Please list all lines of the material below in which the string "same" occurs.

┄┄┄┄┄┄

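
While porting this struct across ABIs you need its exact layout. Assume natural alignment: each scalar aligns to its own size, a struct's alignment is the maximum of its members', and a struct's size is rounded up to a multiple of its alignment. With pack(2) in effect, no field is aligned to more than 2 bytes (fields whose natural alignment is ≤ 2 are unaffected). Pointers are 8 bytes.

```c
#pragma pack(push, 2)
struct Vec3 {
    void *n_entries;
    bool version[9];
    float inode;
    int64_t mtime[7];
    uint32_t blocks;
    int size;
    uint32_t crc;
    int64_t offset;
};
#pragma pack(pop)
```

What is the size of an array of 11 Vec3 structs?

1078

n_entries at 0 (size 8, align 2) → ends 8
version at 8 (size 9, align 1) → ends 17
pad 1 to align 2 for inode
inode at 18 (size 4, align 2) → ends 22
mtime at 22 (size 56, align 2) → ends 78
blocks at 78 (size 4, align 2) → ends 82
size at 82 (size 4, align 2) → ends 86
crc at 86 (size 4, align 2) → ends 90
offset at 90 (size 8, align 2) → ends 98
total 98 bytes, alignment 2
array of 11: 11 × 98 = 1078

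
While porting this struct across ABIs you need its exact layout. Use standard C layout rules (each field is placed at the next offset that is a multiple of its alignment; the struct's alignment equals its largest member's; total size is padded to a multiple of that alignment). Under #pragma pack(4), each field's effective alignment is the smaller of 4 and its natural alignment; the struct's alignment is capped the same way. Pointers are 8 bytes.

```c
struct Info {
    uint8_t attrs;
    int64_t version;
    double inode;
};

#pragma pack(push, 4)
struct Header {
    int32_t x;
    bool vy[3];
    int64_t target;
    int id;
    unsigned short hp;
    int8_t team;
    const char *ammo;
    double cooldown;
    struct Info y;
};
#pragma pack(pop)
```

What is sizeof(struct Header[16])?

Info: @0: attrs [1B, align 1] → 1; +7 pad (align 8); @8: version [8B, align 8] → 16; @16: inode [8B, align 8] → 24; size 24, align 8
@0: x [4B, align 4] → 4
@4: vy [3B, align 1] → 7
+1 pad (align 4)
@8: target [8B, align 4] → 16
@16: id [4B, align 4] → 20
@20: hp [2B, align 2] → 22
@22: team [1B, align 1] → 23
+1 pad (align 4)
@24: ammo [8B, align 4] → 32
@32: cooldown [8B, align 4] → 40
@40: y [24B, align 4] → 64
size 64, align 4
array of 16: 16 × 64 = 1024

1024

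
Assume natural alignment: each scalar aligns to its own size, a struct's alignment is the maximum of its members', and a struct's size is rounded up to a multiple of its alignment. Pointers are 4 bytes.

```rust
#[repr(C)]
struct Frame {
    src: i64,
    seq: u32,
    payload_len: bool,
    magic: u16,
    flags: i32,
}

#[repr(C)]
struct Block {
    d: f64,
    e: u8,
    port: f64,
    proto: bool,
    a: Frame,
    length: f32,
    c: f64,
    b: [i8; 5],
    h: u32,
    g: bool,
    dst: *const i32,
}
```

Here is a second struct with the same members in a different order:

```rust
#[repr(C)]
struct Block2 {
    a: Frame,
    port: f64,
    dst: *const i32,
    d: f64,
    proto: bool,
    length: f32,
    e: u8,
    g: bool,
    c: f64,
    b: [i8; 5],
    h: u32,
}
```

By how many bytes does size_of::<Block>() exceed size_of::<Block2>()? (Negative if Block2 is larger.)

Frame: @0: src [8B, align 8] → 8; @8: seq [4B, align 4] → 12; @12: payload_len [1B, align 1] → 13; +1 pad (align 2); @14: magic [2B, align 2] → 16; @16: flags [4B, align 4] → 20; +4 tail pad (align 8); size 24, align 8
@0: d [8B, align 8] → 8
@8: e [1B, align 1] → 9
+7 pad (align 8)
@16: port [8B, align 8] → 24
@24: proto [1B, align 1] → 25
+7 pad (align 8)
@32: a [24B, align 8] → 56
@56: length [4B, align 4] → 60
+4 pad (align 8)
@64: c [8B, align 8] → 72
@72: b [5B, align 1] → 77
+3 pad (align 4)
@80: h [4B, align 4] → 84
@84: g [1B, align 1] → 85
+3 pad (align 4)
@88: dst [4B, align 4] → 92
+4 tail pad (align 8)
size 96, align 8
— Block2 —
@0: a [24B, align 8] → 24
@24: port [8B, align 8] → 32
@32: dst [4B, align 4] → 36
+4 pad (align 8)
@40: d [8B, align 8] → 48
@48: proto [1B, align 1] → 49
+3 pad (align 4)
@52: length [4B, align 4] → 56
@56: e [1B, align 1] → 57
@57: g [1B, align 1] → 58
+6 pad (align 8)
@64: c [8B, align 8] → 72
@72: b [5B, align 1] → 77
+3 pad (align 4)
@80: h [4B, align 4] → 84
+4 tail pad (align 8)
size 88, align 8
96 − 88 = 8

8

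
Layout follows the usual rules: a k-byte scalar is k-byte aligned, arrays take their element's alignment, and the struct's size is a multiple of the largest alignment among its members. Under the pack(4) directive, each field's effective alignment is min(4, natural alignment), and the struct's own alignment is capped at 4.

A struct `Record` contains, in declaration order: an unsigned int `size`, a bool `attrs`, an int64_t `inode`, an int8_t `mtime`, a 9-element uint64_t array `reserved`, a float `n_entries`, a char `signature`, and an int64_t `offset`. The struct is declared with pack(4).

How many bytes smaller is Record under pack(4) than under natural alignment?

4

natural layout:
  size at 0 (size 4, align 4) → ends 4
  attrs at 4 (size 1, align 1) → ends 5
  pad 3 to align 8 for inode
  inode at 8 (size 8, align 8) → ends 16
  mtime at 16 (size 1, align 1) → ends 17
  pad 7 to align 8 for reserved
  reserved at 24 (size 72, align 8) → ends 96
  n_entries at 96 (size 4, align 4) → ends 100
  signature at 100 (size 1, align 1) → ends 101
  pad 3 to align 8 for offset
  offset at 104 (size 8, align 8) → ends 112
  total 112 bytes, alignment 8
packed(4) layout:
  size at 0 (size 4, align 4) → ends 4
  attrs at 4 (size 1, align 1) → ends 5
  pad 3 to align 4 for inode
  inode at 8 (size 8, align 4) → ends 16
  mtime at 16 (size 1, align 1) → ends 17
  pad 3 to align 4 for reserved
  reserved at 20 (size 72, align 4) → ends 92
  n_entries at 92 (size 4, align 4) → ends 96
  signature at 96 (size 1, align 1) → ends 97
  pad 3 to align 4 for offset
  offset at 100 (size 8, align 4) → ends 108
  total 108 bytes, alignment 4
112 − 108 = 4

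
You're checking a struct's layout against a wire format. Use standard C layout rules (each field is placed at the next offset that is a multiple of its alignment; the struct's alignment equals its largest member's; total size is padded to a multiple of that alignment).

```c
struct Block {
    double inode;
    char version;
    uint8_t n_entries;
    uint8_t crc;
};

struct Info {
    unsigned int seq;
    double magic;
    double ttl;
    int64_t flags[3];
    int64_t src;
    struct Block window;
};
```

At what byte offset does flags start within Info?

24

Block: inode at 0 (size 8, align 8) → ends 8; version at 8 (size 1, align 1) → ends 9; n_entries at 9 (size 1, align 1) → ends 10; crc at 10 (size 1, align 1) → ends 11; tail pad 5 to reach multiple of 8; total 16 bytes, alignment 8
seq at 0 (size 4, align 4) → ends 4
pad 4 to align 8 for magic
magic at 8 (size 8, align 8) → ends 16
ttl at 16 (size 8, align 8) → ends 24
flags at 24 (size 24, align 8) → ends 48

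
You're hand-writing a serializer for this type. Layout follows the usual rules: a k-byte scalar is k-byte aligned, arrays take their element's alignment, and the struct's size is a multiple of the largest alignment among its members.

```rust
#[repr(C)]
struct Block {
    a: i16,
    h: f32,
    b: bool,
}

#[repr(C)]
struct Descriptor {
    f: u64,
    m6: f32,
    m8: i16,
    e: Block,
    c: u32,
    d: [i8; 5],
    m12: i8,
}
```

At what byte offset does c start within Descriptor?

Block: a at 0 (size 2, align 2) → ends 2; pad 2 to align 4 for h; h at 4 (size 4, align 4) → ends 8; b at 8 (size 1, align 1) → ends 9; tail pad 3 to reach multiple of 4; total 12 bytes, alignment 4
f at 0 (size 8, align 8) → ends 8
m6 at 8 (size 4, align 4) → ends 12
m8 at 12 (size 2, align 2) → ends 14
pad 2 to align 4 for e
e at 16 (size 12, align 4) → ends 28
c at 28 (size 4, align 4) → ends 32

28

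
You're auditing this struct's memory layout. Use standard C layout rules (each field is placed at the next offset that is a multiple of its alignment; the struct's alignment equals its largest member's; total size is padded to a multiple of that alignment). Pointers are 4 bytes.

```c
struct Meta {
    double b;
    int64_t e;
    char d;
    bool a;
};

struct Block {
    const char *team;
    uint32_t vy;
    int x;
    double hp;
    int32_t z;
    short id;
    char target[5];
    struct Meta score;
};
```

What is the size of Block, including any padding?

64 bytes

Meta: @0: b [8B, align 8] → 8; @8: e [8B, align 8] → 16; @16: d [1B, align 1] → 17; @17: a [1B, align 1] → 18; +6 tail pad (align 8); size 24, align 8
@0: team [4B, align 4] → 4
@4: vy [4B, align 4] → 8
@8: x [4B, align 4] → 12
+4 pad (align 8)
@16: hp [8B, align 8] → 24
@24: z [4B, align 4] → 28
@28: id [2B, align 2] → 30
@30: target [5B, align 1] → 35
+5 pad (align 8)
@40: score [24B, align 8] → 64
size 64, align 8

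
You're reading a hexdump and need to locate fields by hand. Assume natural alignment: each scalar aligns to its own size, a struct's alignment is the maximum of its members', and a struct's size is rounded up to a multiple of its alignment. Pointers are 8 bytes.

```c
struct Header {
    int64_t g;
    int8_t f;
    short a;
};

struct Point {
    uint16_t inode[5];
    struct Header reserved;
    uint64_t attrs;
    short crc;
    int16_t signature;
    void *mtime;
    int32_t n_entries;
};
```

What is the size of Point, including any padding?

Header: @0: g [8B, align 8] → 8; @8: f [1B, align 1] → 9; +1 pad (align 2); @10: a [2B, align 2] → 12; +4 tail pad (align 8); size 16, align 8
@0: inode [10B, align 2] → 10
+6 pad (align 8)
@16: reserved [16B, align 8] → 32
@32: attrs [8B, align 8] → 40
@40: crc [2B, align 2] → 42
@42: signature [2B, align 2] → 44
+4 pad (align 8)
@48: mtime [8B, align 8] → 56
@56: n_entries [4B, align 4] → 60
+4 tail pad (align 8)
size 64, align 8

64 bytes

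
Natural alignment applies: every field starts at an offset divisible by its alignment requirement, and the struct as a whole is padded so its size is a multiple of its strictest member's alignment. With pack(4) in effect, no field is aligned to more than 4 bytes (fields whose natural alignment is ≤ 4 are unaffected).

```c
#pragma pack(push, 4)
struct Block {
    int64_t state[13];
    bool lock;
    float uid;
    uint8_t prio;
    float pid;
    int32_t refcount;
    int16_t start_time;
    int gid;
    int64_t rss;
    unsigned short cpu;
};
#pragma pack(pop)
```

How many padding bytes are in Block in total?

10

state at 0 (size 104, align 4) → ends 104
lock at 104 (size 1, align 1) → ends 105
pad 3 to align 4 for uid
uid at 108 (size 4, align 4) → ends 112
prio at 112 (size 1, align 1) → ends 113
pad 3 to align 4 for pid
pid at 116 (size 4, align 4) → ends 120
refcount at 120 (size 4, align 4) → ends 124
start_time at 124 (size 2, align 2) → ends 126
pad 2 to align 4 for gid
gid at 128 (size 4, align 4) → ends 132
rss at 132 (size 8, align 4) → ends 140
cpu at 140 (size 2, align 2) → ends 142
tail pad 2 to reach multiple of 4
total 144 bytes, alignment 4
data bytes 134, size 144 → padding 10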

┄┄┄┄┄┄

» SOLVED EXERCISE
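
While porting this struct across ABIs you need its exact layout. Use standard C layout rules (each field is placed at the next offset that is a multiple of its alignment; the struct's alignment equals its largest member's; total size is padded to a multiple of that alignment). Under #pragma pack(4), each field's effective alignment is the smaller of 4 and its natural alignment; the struct's alignment is capped the same way. Pointers are 8 bytes.
Here is a second struct with the same members in a different order: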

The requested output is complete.